%%

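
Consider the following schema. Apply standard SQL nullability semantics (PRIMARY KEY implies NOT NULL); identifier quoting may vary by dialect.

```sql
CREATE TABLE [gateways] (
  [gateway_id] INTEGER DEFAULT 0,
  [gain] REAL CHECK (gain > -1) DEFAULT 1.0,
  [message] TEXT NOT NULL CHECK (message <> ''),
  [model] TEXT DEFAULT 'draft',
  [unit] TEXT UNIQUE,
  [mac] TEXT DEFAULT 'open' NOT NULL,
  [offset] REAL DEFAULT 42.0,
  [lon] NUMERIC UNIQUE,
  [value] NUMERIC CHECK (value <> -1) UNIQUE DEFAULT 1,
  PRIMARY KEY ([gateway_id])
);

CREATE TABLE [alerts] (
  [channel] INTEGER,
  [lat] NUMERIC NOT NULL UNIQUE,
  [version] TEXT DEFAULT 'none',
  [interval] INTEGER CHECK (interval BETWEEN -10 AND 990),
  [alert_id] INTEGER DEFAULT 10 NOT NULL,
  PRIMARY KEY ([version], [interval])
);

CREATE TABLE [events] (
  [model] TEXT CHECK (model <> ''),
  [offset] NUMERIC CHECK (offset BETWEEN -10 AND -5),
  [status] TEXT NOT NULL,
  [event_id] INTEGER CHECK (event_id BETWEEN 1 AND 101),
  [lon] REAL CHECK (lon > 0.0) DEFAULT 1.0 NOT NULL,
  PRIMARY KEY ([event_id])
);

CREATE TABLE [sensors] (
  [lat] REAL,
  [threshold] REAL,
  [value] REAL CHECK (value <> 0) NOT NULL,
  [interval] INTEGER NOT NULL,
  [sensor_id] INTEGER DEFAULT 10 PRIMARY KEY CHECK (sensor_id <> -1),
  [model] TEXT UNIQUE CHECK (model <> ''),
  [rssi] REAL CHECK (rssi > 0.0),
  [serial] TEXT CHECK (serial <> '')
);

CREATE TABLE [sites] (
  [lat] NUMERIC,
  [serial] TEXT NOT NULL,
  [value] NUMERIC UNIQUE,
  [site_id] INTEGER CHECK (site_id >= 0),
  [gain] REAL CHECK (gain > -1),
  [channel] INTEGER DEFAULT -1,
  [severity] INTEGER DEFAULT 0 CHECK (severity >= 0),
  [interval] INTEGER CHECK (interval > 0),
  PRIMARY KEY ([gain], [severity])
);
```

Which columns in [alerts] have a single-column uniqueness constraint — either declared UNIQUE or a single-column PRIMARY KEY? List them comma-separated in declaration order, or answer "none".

lat

- channel: no UNIQUE or single-column PK constraint.
- lat: declared UNIQUE → unique.
- version: part of a composite PRIMARY KEY — only the tuple is unique, not this column on its own.
- interval: part of a composite PRIMARY KEY — only the tuple is unique, not this column on its own.
- alert_id: no UNIQUE or single-column PK constraint.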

%%

Taking the lines above one at a time, give the number of them that contain the string "TABLE". Add nothing else.

- **COMPLETED TASK**: 5